======== Data listing

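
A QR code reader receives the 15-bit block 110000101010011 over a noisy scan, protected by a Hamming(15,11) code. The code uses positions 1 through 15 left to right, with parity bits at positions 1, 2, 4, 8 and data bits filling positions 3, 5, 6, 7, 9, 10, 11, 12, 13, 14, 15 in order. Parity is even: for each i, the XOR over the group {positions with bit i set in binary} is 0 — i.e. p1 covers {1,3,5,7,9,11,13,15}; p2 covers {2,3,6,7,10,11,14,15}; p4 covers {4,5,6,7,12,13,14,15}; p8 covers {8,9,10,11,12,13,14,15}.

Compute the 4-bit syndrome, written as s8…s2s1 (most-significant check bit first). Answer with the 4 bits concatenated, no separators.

0111

s1 (pos 1,3,5,7,9,11,13,15): 1⊕0⊕0⊕1⊕1⊕1⊕0⊕1 = 1
s2 (pos 2,3,6,7,10,11,14,15): 1⊕0⊕0⊕1⊕0⊕1⊕1⊕1 = 1
s4 (pos 4,5,6,7,12,13,14,15): 0⊕0⊕0⊕1⊕0⊕0⊕1⊕1 = 1
s8 (pos 8,9,10,11,12,13,14,15): 0⊕1⊕0⊕1⊕0⊕0⊕1⊕1 = 0
Syndrome s8…s1 = 0111 → error at position 7.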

================

> Exercise: Give an exact copy of the lines from the one with "Compute the 4-bit" through the end of the entries, both ends included.

> Task solution:
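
Compute the 4-bit syndrome, written as s8…s2s1 (most-significant check bit first). Answer with the 4 bits concatenated, no separators.

0111

s1 (pos 1,3,5,7,9,11,13,15): 1⊕0⊕0⊕1⊕1⊕1⊕0⊕1 = 1
s2 (pos 2,3,6,7,10,11,14,15): 1⊕0⊕0⊕1⊕0⊕1⊕1⊕1 = 1
s4 (pos 4,5,6,7,12,13,14,15): 0⊕0⊕0⊕1⊕0⊕0⊕1⊕1 = 1
s8 (pos 8,9,10,11,12,13,14,15): 0⊕1⊕0⊕1⊕0⊕0⊕1⊕1 = 0
Syndrome s8…s1 = 0111 → error at position 7.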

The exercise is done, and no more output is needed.